• WORK TO BE COMPLETED
Filter the material below so that only lines containing "August" remain.

• DATA FOR THIS TASK
⟨

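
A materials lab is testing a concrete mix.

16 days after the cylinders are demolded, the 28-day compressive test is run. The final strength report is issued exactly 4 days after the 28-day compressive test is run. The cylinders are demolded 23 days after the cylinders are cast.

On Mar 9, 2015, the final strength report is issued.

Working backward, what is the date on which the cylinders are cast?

Jan 25, 2015

The final strength report is issued: Mar 9, 2015.
The 28-day compressive test is run: Mar 9, 2015 − 4 days = Mar 5, 2015.
The cylinders are demolded: Mar 5, 2015 − 16 days = Feb 17, 2015.
The cylinders are cast: Feb 17, 2015 − 23 days = Jan 25, 2015.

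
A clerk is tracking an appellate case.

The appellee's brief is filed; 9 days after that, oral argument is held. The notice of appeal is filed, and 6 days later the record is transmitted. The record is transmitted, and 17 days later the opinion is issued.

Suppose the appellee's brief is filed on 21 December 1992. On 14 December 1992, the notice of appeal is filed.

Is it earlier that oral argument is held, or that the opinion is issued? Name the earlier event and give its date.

Oral argument is held — 30 December 1992

The appellee's brief is filed: Dec 21, 1992.
Oral argument is held: Dec 21, 1992 + 9 days = Dec 30, 1992.
The notice of appeal is filed: Dec 14, 1992.
The record is transmitted: Dec 14, 1992 + 6 days = Dec 20, 1992.
The opinion is issued: Dec 20, 1992 + 17 days = Jan 6, 1993.
Comparing: oral argument is held on Dec 30, 1992 vs the opinion is issued on Jan 6, 1993. Earlier: oral argument is held.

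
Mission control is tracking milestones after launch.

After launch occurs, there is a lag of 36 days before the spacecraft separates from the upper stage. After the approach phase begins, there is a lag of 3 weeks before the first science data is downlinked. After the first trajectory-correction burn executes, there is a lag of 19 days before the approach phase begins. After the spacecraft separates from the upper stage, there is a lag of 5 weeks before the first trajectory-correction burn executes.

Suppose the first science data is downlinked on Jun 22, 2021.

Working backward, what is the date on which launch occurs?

The first science data is downlinked: Jun 22, 2021.
The approach phase begins: Jun 22, 2021 − 3 weeks = Jun 1, 2021.
The first trajectory-correction burn executes: Jun 1, 2021 − 19 days = May 13, 2021.
The spacecraft separates from the upper stage: May 13, 2021 − 5 weeks = Apr 8, 2021.
Launch occurs: Apr 8, 2021 − 36 days = Mar 3, 2021.

Mar 3, 2021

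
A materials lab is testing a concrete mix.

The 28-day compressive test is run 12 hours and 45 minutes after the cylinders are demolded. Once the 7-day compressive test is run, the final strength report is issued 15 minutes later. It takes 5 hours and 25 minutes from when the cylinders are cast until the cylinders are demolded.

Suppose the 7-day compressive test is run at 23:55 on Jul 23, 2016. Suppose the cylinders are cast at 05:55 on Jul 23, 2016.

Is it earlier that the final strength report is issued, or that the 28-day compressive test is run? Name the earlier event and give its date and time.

The 28-day compressive test is run — 00:05 on Jul 24, 2016

The 7-day compressive test is run: 23:55 Jul 23, 2016.
The final strength report is issued: 23:55 Jul 23, 2016 + 15m = 00:10 Jul 24, 2016.
The cylinders are cast: 05:55 Jul 23, 2016.
The cylinders are demolded: 05:55 Jul 23, 2016 + 5h25m = 11:20 Jul 23, 2016.
The 28-day compressive test is run: 11:20 Jul 23, 2016 + 12h45m = 00:05 Jul 24, 2016.
Comparing: the final strength report is issued at 00:10 Jul 24, 2016 vs the 28-day compressive test is run at 00:05 Jul 24, 2016. Earlier: the 28-day compressive test is run.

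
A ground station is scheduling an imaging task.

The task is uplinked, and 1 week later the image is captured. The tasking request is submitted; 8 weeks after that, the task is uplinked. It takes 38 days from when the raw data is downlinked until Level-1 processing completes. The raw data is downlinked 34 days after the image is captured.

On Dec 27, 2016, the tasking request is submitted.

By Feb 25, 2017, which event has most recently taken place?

The tasking request is submitted: Dec 27, 2016.
The task is uplinked: Dec 27, 2016 + 8 weeks = Feb 21, 2017.
The image is captured: Feb 21, 2017 + 1 week = Feb 28, 2017.
The raw data is downlinked: Feb 28, 2017 + 34 days = Apr 3, 2017.
Level-1 processing completes: Apr 3, 2017 + 38 days = May 11, 2017.
Feb 25, 2017 falls between when the task is uplinked (Feb 21, 2017) and when the image is captured (Feb 28, 2017).

The task is uplinked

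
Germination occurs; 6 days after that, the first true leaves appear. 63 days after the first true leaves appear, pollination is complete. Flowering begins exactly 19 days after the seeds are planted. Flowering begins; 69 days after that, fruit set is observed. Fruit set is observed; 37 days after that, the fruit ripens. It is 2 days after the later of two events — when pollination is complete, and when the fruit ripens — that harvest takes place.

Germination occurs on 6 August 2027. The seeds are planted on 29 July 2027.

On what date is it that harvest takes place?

3 December 2027

Germination occurs: Aug 6, 2027.
The first true leaves appear: Aug 6, 2027 + 6 days = Aug 12, 2027.
Pollination is complete: Aug 12, 2027 + 63 days = Oct 14, 2027.
The seeds are planted: Jul 29, 2027.
Flowering begins: Jul 29, 2027 + 19 days = Aug 17, 2027.
Fruit set is observed: Aug 17, 2027 + 69 days = Oct 25, 2027.
The fruit ripens: Oct 25, 2027 + 37 days = Dec 1, 2027.
Both prerequisites met — pollination is complete (Oct 14, 2027), the fruit ripens (Dec 1, 2027); the later is Dec 1, 2027.
Harvest takes place: Dec 1, 2027 + 2 days = Dec 3, 2027.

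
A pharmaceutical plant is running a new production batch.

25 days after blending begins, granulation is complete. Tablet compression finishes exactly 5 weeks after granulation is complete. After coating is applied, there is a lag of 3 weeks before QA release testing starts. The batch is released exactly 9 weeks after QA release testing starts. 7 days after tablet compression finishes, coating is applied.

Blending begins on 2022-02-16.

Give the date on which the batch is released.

Blending begins: Feb 16, 2022.
Granulation is complete: Feb 16, 2022 + 25 days = Mar 13, 2022.
Tablet compression finishes: Mar 13, 2022 + 5 weeks = Apr 17, 2022.
Coating is applied: Apr 17, 2022 + 7 days = Apr 24, 2022.
QA release testing starts: Apr 24, 2022 + 3 weeks = May 15, 2022.
The batch is released: May 15, 2022 + 9 weeks = Jul 17, 2022.

2022-07-17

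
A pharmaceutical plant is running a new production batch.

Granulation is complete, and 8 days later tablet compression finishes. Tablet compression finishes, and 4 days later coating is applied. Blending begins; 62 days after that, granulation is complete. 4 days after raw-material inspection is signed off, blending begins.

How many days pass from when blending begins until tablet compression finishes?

70 days

Causal path: blending begins → granulation is complete → tablet compression finishes.
Total delay along the path: 62 + 8 = 70 days.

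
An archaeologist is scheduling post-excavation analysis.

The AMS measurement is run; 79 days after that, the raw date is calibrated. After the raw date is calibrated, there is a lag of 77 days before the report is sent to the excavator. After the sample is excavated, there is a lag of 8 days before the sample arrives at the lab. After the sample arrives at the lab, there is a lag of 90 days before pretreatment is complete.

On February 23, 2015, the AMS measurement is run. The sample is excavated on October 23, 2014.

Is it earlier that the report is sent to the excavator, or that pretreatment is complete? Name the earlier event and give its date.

The AMS measurement is run: Feb 23, 2015.
The raw date is calibrated: Feb 23, 2015 + 79 days = May 13, 2015.
The report is sent to the excavator: May 13, 2015 + 77 days = Jul 29, 2015.
The sample is excavated: Oct 23, 2014.
The sample arrives at the lab: Oct 23, 2014 + 8 days = Oct 31, 2014.
Pretreatment is complete: Oct 31, 2014 + 90 days = Jan 29, 2015.
Comparing: the report is sent to the excavator on Jul 29, 2015 vs pretreatment is complete on Jan 29, 2015. Earlier: pretreatment is complete.

Pretreatment is complete — January 29, 2015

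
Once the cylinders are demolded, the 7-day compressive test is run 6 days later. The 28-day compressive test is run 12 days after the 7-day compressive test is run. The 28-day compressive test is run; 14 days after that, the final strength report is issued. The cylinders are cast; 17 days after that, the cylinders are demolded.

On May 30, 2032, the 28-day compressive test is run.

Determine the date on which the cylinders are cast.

The 28-day compressive test is run: May 30, 2032.
The 7-day compressive test is run: May 30, 2032 − 12 days = May 18, 2032.
The cylinders are demolded: May 18, 2032 − 6 days = May 12, 2032.
The cylinders are cast: May 12, 2032 − 17 days = Apr 25, 2032.

Apr 25, 2032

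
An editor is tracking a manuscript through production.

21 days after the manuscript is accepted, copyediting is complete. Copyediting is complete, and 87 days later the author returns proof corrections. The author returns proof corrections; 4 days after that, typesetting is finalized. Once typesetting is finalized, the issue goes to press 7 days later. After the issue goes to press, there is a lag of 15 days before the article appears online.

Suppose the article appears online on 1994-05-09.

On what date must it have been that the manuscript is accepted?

The article appears online: May 9, 1994.
The issue goes to press: May 9, 1994 − 15 days = Apr 24, 1994.
Typesetting is finalized: Apr 24, 1994 − 7 days = Apr 17, 1994.
The author returns proof corrections: Apr 17, 1994 − 4 days = Apr 13, 1994.
Copyediting is complete: Apr 13, 1994 − 87 days = Jan 16, 1994.
The manuscript is accepted: Jan 16, 1994 − 21 days = Dec 26, 1993.

1993-12-26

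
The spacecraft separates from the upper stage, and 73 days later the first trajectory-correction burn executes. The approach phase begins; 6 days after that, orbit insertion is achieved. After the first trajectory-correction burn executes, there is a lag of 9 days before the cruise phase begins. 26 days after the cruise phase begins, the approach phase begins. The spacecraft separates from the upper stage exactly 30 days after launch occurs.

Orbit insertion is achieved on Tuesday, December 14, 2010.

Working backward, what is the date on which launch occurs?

Friday, July 23, 2010

Orbit insertion is achieved: Dec 14, 2010.
The approach phase begins: Dec 14, 2010 − 6 days = Dec 8, 2010.
The cruise phase begins: Dec 8, 2010 − 26 days = Nov 12, 2010.
The first trajectory-correction burn executes: Nov 12, 2010 − 9 days = Nov 3, 2010.
The spacecraft separates from the upper stage: Nov 3, 2010 − 73 days = Aug 22, 2010.
Launch occurs: Aug 22, 2010 − 30 days = Jul 23, 2010.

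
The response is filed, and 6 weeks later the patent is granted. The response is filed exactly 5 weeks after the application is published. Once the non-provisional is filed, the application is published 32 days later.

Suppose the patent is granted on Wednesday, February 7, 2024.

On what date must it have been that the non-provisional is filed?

The patent is granted: Feb 7, 2024.
The response is filed: Feb 7, 2024 − 6 weeks = Dec 27, 2023.
The application is published: Dec 27, 2023 − 5 weeks = Nov 22, 2023.
The non-provisional is filed: Nov 22, 2023 − 32 days = Oct 21, 2023.

Saturday, October 21, 2023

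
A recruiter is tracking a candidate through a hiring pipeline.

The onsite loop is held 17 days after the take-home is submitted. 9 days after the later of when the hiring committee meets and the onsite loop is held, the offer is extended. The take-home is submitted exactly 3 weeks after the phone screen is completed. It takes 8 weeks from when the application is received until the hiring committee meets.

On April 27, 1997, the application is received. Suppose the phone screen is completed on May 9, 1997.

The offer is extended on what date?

The application is received: Apr 27, 1997.
The hiring committee meets: Apr 27, 1997 + 8 weeks = Jun 22, 1997.
The phone screen is completed: May 9, 1997.
The take-home is submitted: May 9, 1997 + 3 weeks = May 30, 1997.
The onsite loop is held: May 30, 1997 + 17 days = Jun 16, 1997.
Both prerequisites met — the hiring committee meets (Jun 22, 1997), the onsite loop is held (Jun 16, 1997); the later is Jun 22, 1997.
The offer is extended: Jun 22, 1997 + 9 days = Jul 1, 1997.

July 1, 1997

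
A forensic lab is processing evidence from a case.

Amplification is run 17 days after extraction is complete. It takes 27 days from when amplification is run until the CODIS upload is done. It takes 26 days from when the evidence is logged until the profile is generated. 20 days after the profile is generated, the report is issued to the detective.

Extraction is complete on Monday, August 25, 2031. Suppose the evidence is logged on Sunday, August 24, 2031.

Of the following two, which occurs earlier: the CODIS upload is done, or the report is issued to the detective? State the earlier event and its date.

The CODIS upload is done — Wednesday, October 8, 2031

Extraction is complete: Aug 25, 2031.
Amplification is run: Aug 25, 2031 + 17 days = Sep 11, 2031.
The CODIS upload is done: Sep 11, 2031 + 27 days = Oct 8, 2031.
The evidence is logged: Aug 24, 2031.
The profile is generated: Aug 24, 2031 + 26 days = Sep 19, 2031.
The report is issued to the detective: Sep 19, 2031 + 20 days = Oct 9, 2031.
Comparing: the CODIS upload is done on Oct 8, 2031 vs the report is issued to the detective on Oct 9, 2031. Earlier: the CODIS upload is done.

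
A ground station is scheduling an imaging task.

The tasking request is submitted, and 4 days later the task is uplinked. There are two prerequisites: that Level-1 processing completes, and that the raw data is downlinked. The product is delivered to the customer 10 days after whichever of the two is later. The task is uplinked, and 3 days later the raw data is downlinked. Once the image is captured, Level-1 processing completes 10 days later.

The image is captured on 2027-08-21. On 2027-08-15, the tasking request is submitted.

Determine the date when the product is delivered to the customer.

2027-09-10

The image is captured: Aug 21, 2027.
Level-1 processing completes: Aug 21, 2027 + 10 days = Aug 31, 2027.
The tasking request is submitted: Aug 15, 2027.
The task is uplinked: Aug 15, 2027 + 4 days = Aug 19, 2027.
The raw data is downlinked: Aug 19, 2027 + 3 days = Aug 22, 2027.
Both prerequisites met — Level-1 processing completes (Aug 31, 2027), the raw data is downlinked (Aug 22, 2027); the later is Aug 31, 2027.
The product is delivered to the customer: Aug 31, 2027 + 10 days = Sep 10, 2027.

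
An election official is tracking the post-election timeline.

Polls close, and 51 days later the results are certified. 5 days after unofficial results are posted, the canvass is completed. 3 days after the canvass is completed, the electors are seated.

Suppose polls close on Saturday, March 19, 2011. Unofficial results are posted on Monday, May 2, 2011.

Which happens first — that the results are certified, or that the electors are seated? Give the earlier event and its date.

Polls close: Mar 19, 2011.
The results are certified: Mar 19, 2011 + 51 days = May 9, 2011.
Unofficial results are posted: May 2, 2011.
The canvass is completed: May 2, 2011 + 5 days = May 7, 2011.
The electors are seated: May 7, 2011 + 3 days = May 10, 2011.
Comparing: the results are certified on May 9, 2011 vs the electors are seated on May 10, 2011. Earlier: the results are certified.

The results are certified — Monday, May 9, 2011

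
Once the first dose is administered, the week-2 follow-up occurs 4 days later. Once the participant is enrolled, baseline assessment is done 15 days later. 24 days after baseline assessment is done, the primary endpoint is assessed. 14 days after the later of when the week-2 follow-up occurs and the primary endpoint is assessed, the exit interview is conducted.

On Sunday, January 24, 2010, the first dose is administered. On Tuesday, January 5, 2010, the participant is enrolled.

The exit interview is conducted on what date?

The first dose is administered: Jan 24, 2010.
The week-2 follow-up occurs: Jan 24, 2010 + 4 days = Jan 28, 2010.
The participant is enrolled: Jan 5, 2010.
Baseline assessment is done: Jan 5, 2010 + 15 days = Jan 20, 2010.
The primary endpoint is assessed: Jan 20, 2010 + 24 days = Feb 13, 2010.
Both prerequisites met — the week-2 follow-up occurs (Jan 28, 2010), the primary endpoint is assessed (Feb 13, 2010); the later is Feb 13, 2010.
The exit interview is conducted: Feb 13, 2010 + 14 days = Feb 27, 2010.

Saturday, February 27, 2010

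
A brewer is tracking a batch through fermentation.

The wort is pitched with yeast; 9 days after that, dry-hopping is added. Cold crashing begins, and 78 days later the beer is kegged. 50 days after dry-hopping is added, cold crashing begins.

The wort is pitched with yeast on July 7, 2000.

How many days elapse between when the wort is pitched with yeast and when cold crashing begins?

Causal path: the wort is pitched with yeast → dry-hopping is added → cold crashing begins.
Total delay along the path: 9 + 50 = 59 days.

59 days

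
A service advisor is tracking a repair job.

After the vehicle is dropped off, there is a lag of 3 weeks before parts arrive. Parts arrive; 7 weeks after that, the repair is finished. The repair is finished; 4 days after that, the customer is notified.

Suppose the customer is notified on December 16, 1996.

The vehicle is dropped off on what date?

October 3, 1996

The customer is notified: Dec 16, 1996.
The repair is finished: Dec 16, 1996 − 4 days = Dec 12, 1996.
Parts arrive: Dec 12, 1996 − 7 weeks = Oct 24, 1996.
The vehicle is dropped off: Oct 24, 1996 − 3 weeks = Oct 3, 1996.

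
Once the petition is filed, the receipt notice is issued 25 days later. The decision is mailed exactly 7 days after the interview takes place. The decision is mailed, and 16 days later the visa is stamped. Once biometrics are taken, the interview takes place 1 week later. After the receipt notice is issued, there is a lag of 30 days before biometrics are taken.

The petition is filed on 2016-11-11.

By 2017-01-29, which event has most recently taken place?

The decision is mailed

The petition is filed: Nov 11, 2016.
The receipt notice is issued: Nov 11, 2016 + 25 days = Dec 6, 2016.
Biometrics are taken: Dec 6, 2016 + 30 days = Jan 5, 2017.
The interview takes place: Jan 5, 2017 + 1 week = Jan 12, 2017.
The decision is mailed: Jan 12, 2017 + 7 days = Jan 19, 2017.
The visa is stamped: Jan 19, 2017 + 16 days = Feb 4, 2017.
Jan 29, 2017 falls between when the decision is mailed (Jan 19, 2017) and when the visa is stamped (Feb 4, 2017).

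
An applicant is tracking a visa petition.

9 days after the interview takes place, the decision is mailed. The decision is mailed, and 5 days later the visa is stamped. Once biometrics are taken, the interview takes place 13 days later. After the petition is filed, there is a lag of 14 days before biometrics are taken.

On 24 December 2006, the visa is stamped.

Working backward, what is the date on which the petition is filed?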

⟩

• WRITTEN SOLUTION
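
Germination occurs on 6 August 2027. The seeds are planted on 29 July 2027.
Extraction is complete on Monday, August 25, 2031. Suppose the evidence is logged on Sunday, August 24, 2031.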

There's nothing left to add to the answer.